[Start of section]
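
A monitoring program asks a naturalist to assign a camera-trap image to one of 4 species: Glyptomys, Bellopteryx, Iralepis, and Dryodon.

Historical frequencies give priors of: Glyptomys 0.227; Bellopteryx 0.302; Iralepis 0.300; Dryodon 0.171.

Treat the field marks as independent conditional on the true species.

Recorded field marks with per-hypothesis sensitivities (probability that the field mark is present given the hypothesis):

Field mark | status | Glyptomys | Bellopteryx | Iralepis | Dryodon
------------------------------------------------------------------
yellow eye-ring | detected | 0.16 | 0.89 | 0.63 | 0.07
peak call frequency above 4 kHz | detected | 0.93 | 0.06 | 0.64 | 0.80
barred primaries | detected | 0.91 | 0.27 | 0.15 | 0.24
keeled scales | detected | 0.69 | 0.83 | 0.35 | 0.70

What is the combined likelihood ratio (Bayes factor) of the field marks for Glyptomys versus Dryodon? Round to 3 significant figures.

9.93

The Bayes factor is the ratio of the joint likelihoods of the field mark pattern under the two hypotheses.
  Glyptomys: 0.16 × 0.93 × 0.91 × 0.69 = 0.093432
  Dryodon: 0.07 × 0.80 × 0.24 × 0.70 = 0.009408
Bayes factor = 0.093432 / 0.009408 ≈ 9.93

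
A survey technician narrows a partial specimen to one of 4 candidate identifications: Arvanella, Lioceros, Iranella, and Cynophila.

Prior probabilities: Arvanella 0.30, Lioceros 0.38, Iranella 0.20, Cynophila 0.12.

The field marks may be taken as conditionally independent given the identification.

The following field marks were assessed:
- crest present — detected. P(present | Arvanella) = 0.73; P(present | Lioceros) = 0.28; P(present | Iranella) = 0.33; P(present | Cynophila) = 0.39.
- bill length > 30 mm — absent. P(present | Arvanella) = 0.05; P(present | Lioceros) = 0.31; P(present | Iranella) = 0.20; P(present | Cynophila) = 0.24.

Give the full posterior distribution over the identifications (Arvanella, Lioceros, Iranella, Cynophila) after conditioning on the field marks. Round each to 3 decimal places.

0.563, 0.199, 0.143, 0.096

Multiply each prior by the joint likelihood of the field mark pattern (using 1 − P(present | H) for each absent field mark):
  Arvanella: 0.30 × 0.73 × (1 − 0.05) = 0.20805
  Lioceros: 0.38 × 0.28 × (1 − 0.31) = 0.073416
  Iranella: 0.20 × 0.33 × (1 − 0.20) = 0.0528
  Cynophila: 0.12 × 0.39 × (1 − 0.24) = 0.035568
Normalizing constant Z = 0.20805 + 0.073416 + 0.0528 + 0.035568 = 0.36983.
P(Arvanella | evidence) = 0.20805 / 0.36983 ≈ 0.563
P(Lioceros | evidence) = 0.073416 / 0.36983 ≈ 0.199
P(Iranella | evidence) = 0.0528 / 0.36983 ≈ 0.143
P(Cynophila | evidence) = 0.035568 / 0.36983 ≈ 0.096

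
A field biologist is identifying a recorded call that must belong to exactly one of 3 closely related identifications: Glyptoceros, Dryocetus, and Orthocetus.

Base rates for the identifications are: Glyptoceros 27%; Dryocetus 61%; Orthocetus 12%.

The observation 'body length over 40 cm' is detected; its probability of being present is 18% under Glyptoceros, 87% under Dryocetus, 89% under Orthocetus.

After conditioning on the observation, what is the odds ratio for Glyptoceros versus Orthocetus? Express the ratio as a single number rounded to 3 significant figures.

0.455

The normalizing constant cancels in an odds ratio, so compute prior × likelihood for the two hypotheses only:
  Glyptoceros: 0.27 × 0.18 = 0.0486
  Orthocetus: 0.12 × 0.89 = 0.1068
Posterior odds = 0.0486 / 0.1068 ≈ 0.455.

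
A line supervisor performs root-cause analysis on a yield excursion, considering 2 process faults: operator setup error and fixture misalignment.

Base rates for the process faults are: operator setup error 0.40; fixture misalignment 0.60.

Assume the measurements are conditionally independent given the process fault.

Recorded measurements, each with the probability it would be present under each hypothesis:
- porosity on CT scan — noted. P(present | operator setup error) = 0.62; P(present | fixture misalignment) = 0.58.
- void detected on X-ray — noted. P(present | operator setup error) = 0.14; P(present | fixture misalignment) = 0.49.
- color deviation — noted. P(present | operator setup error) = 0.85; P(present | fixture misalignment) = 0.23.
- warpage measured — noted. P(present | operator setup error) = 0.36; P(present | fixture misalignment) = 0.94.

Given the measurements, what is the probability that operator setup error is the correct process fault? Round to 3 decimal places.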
[End of section]
[Start of section]
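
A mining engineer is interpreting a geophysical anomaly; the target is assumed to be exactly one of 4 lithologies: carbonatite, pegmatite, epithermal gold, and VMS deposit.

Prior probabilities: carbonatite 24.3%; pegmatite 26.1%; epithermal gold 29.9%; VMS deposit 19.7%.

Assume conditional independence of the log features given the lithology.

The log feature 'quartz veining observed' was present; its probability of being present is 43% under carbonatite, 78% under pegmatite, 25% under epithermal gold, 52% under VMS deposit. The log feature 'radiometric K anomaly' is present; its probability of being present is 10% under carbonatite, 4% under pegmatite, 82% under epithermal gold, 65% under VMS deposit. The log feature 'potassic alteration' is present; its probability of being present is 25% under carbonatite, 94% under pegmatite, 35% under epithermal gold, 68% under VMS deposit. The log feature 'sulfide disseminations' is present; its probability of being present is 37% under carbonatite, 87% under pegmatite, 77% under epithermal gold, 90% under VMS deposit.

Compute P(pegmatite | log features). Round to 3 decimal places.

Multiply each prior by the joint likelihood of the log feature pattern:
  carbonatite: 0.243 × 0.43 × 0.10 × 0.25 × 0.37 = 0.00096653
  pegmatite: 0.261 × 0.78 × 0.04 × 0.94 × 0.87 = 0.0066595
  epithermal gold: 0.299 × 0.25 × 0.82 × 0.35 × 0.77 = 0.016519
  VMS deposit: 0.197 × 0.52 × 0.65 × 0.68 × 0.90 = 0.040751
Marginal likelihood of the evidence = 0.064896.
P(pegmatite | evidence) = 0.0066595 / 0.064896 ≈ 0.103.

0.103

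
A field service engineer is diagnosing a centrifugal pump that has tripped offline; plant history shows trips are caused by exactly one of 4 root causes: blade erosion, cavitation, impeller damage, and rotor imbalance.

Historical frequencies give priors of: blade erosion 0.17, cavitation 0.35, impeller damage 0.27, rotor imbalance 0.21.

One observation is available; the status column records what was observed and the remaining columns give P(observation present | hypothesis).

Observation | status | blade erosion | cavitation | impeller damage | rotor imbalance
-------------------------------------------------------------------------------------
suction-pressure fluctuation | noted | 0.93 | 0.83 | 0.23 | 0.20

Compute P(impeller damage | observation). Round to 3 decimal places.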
[End of section]
[Start of section]
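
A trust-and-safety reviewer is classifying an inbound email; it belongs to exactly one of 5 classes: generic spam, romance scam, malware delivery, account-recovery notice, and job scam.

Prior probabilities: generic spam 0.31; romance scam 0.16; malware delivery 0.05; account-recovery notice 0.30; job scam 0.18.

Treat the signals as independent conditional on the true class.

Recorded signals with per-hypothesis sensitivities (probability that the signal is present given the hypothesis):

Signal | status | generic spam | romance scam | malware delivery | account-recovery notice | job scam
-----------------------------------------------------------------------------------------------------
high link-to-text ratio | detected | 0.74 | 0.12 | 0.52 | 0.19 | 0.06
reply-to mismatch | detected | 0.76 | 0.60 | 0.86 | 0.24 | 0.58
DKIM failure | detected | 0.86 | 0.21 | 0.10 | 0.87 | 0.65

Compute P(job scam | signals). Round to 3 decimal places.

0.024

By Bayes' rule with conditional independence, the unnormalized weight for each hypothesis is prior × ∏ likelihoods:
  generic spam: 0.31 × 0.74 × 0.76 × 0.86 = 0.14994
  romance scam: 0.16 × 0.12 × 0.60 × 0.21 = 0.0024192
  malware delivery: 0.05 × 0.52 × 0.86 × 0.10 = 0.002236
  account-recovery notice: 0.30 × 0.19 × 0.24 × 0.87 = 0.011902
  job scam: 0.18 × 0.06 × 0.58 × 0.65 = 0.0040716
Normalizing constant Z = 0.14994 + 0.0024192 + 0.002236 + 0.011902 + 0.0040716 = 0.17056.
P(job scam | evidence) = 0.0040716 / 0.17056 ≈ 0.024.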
[End of section]
[Task to complete] Output the lines of the records above exactly as they appear, from the line containing "suction-pressure fluctuation |" through the line containing "Compute P(impeller damage".

[Response to this task]
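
suction-pressure fluctuation | noted | 0.93 | 0.83 | 0.23 | 0.20

Compute P(impeller damage | observation). Round to 3 decimal places.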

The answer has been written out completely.